How to complete this task - An exact reproduction of each record is required.

Records provided -
:::

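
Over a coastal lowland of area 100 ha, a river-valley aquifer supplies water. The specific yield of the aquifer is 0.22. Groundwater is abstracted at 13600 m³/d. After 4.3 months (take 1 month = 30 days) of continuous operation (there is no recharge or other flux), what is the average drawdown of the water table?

A = 100 ha = 1 × 10^6 m²
t = 4.3 months = 129 d
ΔV = Q × t = 13600 m³/d × 129 d = 1.754 × 10^6 m³
Δh = ΔV / (Sy × A) = 1.754 × 10^6 / (0.22 × 1 × 10^6) = 7.975 m

Δh ≈ 7.97 m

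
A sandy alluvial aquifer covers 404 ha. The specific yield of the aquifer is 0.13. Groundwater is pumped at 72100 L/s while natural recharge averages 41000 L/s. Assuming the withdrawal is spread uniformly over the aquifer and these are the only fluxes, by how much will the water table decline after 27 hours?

Δh ≈ 5.76 m

A = 404 ha = 4.04 × 10^6 m²
Net abstraction = 72100 − 41000 = 31100 L/s
Q_net = 31100 L/s = 2.687 × 10^6 m³/d
t = 27 hours = 1.125 d
ΔV = Q × t = 2.687 × 10^6 m³/d × 1.125 d = 3.023 × 10^6 m³
Δh = ΔV / (Sy × A) = 3.023 × 10^6 / (0.13 × 4.04 × 10^6) = 5.756 m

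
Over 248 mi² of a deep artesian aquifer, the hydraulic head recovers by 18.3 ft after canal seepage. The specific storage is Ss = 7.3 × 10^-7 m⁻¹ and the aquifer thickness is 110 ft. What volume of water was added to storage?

b = 110 ft = 33.53 m
S = Ss × b = 7.3 × 10^-7 m⁻¹ × 33.53 m = 2.448 × 10^-5
A = 248 mi² = 6.423 × 10^8 m²
Δh = 18.3 ft = 5.578 m
ΔV = S × A × Δh = 2.448 × 10^-5 × 6.423 × 10^8 m² × 5.578 m = 87690 m³

ΔV ≈ 87700 m³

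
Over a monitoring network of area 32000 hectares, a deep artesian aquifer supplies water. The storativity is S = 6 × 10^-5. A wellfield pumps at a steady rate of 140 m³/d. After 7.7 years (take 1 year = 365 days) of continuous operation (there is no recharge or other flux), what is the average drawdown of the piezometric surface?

Δh ≈ 20.5 m

A = 32000 hectares = 3.2 × 10^8 m²
t = 7.7 years = 2810 d
ΔV = Q × t = 140 m³/d × 2810 d = 3.935 × 10^5 m³
Δh = ΔV / (S × A) = 3.935 × 10^5 / (6 × 10^-5 × 3.2 × 10^8) = 20.49 m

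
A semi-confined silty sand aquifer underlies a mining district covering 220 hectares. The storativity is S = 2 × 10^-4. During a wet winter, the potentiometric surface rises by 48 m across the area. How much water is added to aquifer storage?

ΔV ≈ 21100 m³

A = 220 hectares = 2.2 × 10^6 m²
ΔV = S × A × Δh = 2 × 10^-4 × 2.2 × 10^6 m² × 48 m = 21120 m³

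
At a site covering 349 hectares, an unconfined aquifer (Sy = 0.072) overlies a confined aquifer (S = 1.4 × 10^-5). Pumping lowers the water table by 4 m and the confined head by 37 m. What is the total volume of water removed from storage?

ΔV ≈ 1.01 × 10^6 m³

A = 349 hectares = 3.49 × 10^6 m²
Unconfined: ΔV_u = Sy × A × Δh_u = 0.072 × 3.49 × 10^6 × 4 = 1.005 × 10^6 m³
Confined: ΔV_c = S × A × Δh_c = 1.4 × 10^-5 × 3.49 × 10^6 × 37 = 1808 m³
Total ΔV = 1.005 × 10^6 + 1808 = 1.007 × 10^6 m³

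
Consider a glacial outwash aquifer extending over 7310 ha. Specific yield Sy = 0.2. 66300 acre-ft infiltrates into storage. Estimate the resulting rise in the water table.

A = 7310 ha = 7.31 × 10^7 m²
ΔV = 66300 acre-ft = 8.178 × 10^7 m³
Δh = ΔV / (Sy × A) = 8.178 × 10^7 m³ / (0.2 × 7.31 × 10^7 m²) = 5.594 m

Δh ≈ 5.59 m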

:::

Finished exercise -
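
Over a coastal lowland of area 100 ha, a river-valley aquifer supplies water. The specific yield of the aquifer is 0.22. Groundwater is abstracted at 13600 m³/d. After 4.3 months (take 1 month = 30 days) of continuous operation (there is no recharge or other flux), what is the average drawdown of the water table?

A = 100 ha = 1 × 10^6 m²
t = 4.3 months = 129 d
ΔV = Q × t = 13600 m³/d × 129 d = 1.754 × 10^6 m³
Δh = ΔV / (Sy × A) = 1.754 × 10^6 / (0.22 × 1 × 10^6) = 7.975 m

Δh ≈ 7.97 m

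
A sandy alluvial aquifer covers 404 ha. The specific yield of the aquifer is 0.13. Groundwater is pumped at 72100 L/s while natural recharge averages 41000 L/s. Assuming the withdrawal is spread uniformly over the aquifer and these are the only fluxes, by how much will the water table decline after 27 hours?

Δh ≈ 5.76 m

A = 404 ha = 4.04 × 10^6 m²
Net abstraction = 72100 − 41000 = 31100 L/s
Q_net = 31100 L/s = 2.687 × 10^6 m³/d
t = 27 hours = 1.125 d
ΔV = Q × t = 2.687 × 10^6 m³/d × 1.125 d = 3.023 × 10^6 m³
Δh = ΔV / (Sy × A) = 3.023 × 10^6 / (0.13 × 4.04 × 10^6) = 5.756 m

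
Over 248 mi² of a deep artesian aquifer, the hydraulic head recovers by 18.3 ft after canal seepage. The specific storage is Ss = 7.3 × 10^-7 m⁻¹ and the aquifer thickness is 110 ft. What volume of water was added to storage?

b = 110 ft = 33.53 m
S = Ss × b = 7.3 × 10^-7 m⁻¹ × 33.53 m = 2.448 × 10^-5
A = 248 mi² = 6.423 × 10^8 m²
Δh = 18.3 ft = 5.578 m
ΔV = S × A × Δh = 2.448 × 10^-5 × 6.423 × 10^8 m² × 5.578 m = 87690 m³

ΔV ≈ 87700 m³

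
Over a monitoring network of area 32000 hectares, a deep artesian aquifer supplies water. The storativity is S = 6 × 10^-5. A wellfield pumps at a steady rate of 140 m³/d. After 7.7 years (take 1 year = 365 days) of continuous operation (there is no recharge or other flux), what is the average drawdown of the piezometric surface?

Δh ≈ 20.5 m

A = 32000 hectares = 3.2 × 10^8 m²
t = 7.7 years = 2810 d
ΔV = Q × t = 140 m³/d × 2810 d = 3.935 × 10^5 m³
Δh = ΔV / (S × A) = 3.935 × 10^5 / (6 × 10^-5 × 3.2 × 10^8) = 20.49 m

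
A semi-confined silty sand aquifer underlies a mining district covering 220 hectares. The storativity is S = 2 × 10^-4. During a wet winter, the potentiometric surface rises by 48 m across the area. How much water is added to aquifer storage?

ΔV ≈ 21100 m³

A = 220 hectares = 2.2 × 10^6 m²
ΔV = S × A × Δh = 2 × 10^-4 × 2.2 × 10^6 m² × 48 m = 21120 m³

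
At a site covering 349 hectares, an unconfined aquifer (Sy = 0.072) overlies a confined aquifer (S = 1.4 × 10^-5). Pumping lowers the water table by 4 m and the confined head by 37 m. What is the total volume of water removed from storage?

ΔV ≈ 1.01 × 10^6 m³

A = 349 hectares = 3.49 × 10^6 m²
Unconfined: ΔV_u = Sy × A × Δh_u = 0.072 × 3.49 × 10^6 × 4 = 1.005 × 10^6 m³
Confined: ΔV_c = S × A × Δh_c = 1.4 × 10^-5 × 3.49 × 10^6 × 37 = 1808 m³
Total ΔV = 1.005 × 10^6 + 1808 = 1.007 × 10^6 m³

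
Consider a glacial outwash aquifer extending over 7310 ha. Specific yield Sy = 0.2. 66300 acre-ft infiltrates into storage. Estimate the resulting rise in the water table.

A = 7310 ha = 7.31 × 10^7 m²
ΔV = 66300 acre-ft = 8.178 × 10^7 m³
Δh = ΔV / (Sy × A) = 8.178 × 10^7 m³ / (0.2 × 7.31 × 10^7 m²) = 5.594 m

Δh ≈ 5.59 m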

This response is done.